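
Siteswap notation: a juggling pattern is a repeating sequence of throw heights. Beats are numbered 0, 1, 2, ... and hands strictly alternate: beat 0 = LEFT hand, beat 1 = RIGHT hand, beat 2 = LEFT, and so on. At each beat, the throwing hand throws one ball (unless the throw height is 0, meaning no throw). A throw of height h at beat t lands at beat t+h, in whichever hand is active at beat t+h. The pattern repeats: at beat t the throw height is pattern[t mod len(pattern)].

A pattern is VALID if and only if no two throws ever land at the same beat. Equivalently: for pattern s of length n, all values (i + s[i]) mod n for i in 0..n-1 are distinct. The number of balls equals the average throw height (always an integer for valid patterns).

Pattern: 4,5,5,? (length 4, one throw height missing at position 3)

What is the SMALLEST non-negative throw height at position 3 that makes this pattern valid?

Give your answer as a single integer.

Answer: 2

Derivation:
i=0: (0 + 4) mod 4 = 0
i=1: (1 + 5) mod 4 = 2
i=2: (2 + 5) mod 4 = 3
i=3: s[i]=? (unknown)
Known residues: [0, 2, 3]; need a permutation of 0..3, so missing residue r = 1
Need (3 + s) mod 4 = 1; smallest s = (1 - 3) mod 4 = 2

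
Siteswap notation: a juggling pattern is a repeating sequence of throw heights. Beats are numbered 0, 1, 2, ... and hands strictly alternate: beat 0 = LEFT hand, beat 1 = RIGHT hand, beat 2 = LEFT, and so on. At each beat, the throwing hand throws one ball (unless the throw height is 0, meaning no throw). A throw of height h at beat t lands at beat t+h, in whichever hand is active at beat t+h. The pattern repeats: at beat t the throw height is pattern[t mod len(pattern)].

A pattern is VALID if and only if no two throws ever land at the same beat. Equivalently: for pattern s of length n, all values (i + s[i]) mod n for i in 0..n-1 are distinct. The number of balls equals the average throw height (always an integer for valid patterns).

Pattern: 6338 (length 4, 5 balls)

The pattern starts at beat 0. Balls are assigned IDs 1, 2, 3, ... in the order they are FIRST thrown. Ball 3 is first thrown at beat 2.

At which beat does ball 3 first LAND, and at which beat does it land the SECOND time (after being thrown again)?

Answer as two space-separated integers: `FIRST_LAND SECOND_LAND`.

Beat 0 (L): throw ball1 h=6 -> lands@6:L; in-air after throw: [b1@6:L]
Beat 1 (R): throw ball2 h=3 -> lands@4:L; in-air after throw: [b2@4:L b1@6:L]
Beat 2 (L): throw ball3 h=3 -> lands@5:R; in-air after throw: [b2@4:L b3@5:R b1@6:L]
Beat 3 (R): throw ball4 h=8 -> lands@11:R; in-air after throw: [b2@4:L b3@5:R b1@6:L b4@11:R]
Beat 4 (L): throw ball2 h=6 -> lands@10:L; in-air after throw: [b3@5:R b1@6:L b2@10:L b4@11:R]
Beat 5 (R): throw ball3 h=3 -> lands@8:L; in-air after throw: [b1@6:L b3@8:L b2@10:L b4@11:R]
Beat 6 (L): throw ball1 h=3 -> lands@9:R; in-air after throw: [b3@8:L b1@9:R b2@10:L b4@11:R]
Beat 7 (R): throw ball5 h=8 -> lands@15:R; in-air after throw: [b3@8:L b1@9:R b2@10:L b4@11:R b5@15:R]
Beat 8 (L): throw ball3 h=6 -> lands@14:L; in-air after throw: [b1@9:R b2@10:L b4@11:R b3@14:L b5@15:R]
Ball 3: thrown@2 h=3 -> first land @5; rethrown@5 h=3 -> second land @8

Answer: 5 8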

▬▬▬▬▬▬▬▬▬▬

_THE PROBLEM_:
Exactly as written, repeat the lines from the start of the listing through the line containing "At which beat does ball", both included.

_EXERCISE SOLUTION_:
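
Siteswap notation: a juggling pattern is a repeating sequence of throw heights. Beats are numbered 0, 1, 2, ... and hands strictly alternate: beat 0 = LEFT hand, beat 1 = RIGHT hand, beat 2 = LEFT, and so on. At each beat, the throwing hand throws one ball (unless the throw height is 0, meaning no throw). A throw of height h at beat t lands at beat t+h, in whichever hand is active at beat t+h. The pattern repeats: at beat t the throw height is pattern[t mod len(pattern)].

A pattern is VALID if and only if no two throws ever land at the same beat. Equivalently: for pattern s of length n, all values (i + s[i]) mod n for i in 0..n-1 are distinct. The number of balls equals the average throw height (always an integer for valid patterns).

Pattern: 4,5,5,? (length 4, one throw height missing at position 3)

What is the SMALLEST non-negative throw height at position 3 that makes this pattern valid?

Give your answer as a single integer.

Answer: 2

Derivation:
i=0: (0 + 4) mod 4 = 0
i=1: (1 + 5) mod 4 = 2
i=2: (2 + 5) mod 4 = 3
i=3: s[i]=? (unknown)
Known residues: [0, 2, 3]; need a permutation of 0..3, so missing residue r = 1
Need (3 + s) mod 4 = 1; smallest s = (1 - 3) mod 4 = 2

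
Siteswap notation: a juggling pattern is a repeating sequence of throw heights. Beats are numbered 0, 1, 2, ... and hands strictly alternate: beat 0 = LEFT hand, beat 1 = RIGHT hand, beat 2 = LEFT, and so on. At each beat, the throwing hand throws one ball (unless the throw height is 0, meaning no throw). A throw of height h at beat t lands at beat t+h, in whichever hand is active at beat t+h. The pattern repeats: at beat t the throw height is pattern[t mod len(pattern)].

A pattern is VALID if and only if no two throws ever land at the same beat. Equivalently: for pattern s of length n, all values (i + s[i]) mod n for i in 0..n-1 are distinct. The number of balls equals the average throw height (always an integer for valid patterns).

Pattern: 6338 (length 4, 5 balls)

The pattern starts at beat 0. Balls are assigned IDs 1, 2, 3, ... in the order they are FIRST thrown. Ball 3 is first thrown at beat 2.

At which beat does ball 3 first LAND, and at which beat does it land the SECOND time (after being thrown again)?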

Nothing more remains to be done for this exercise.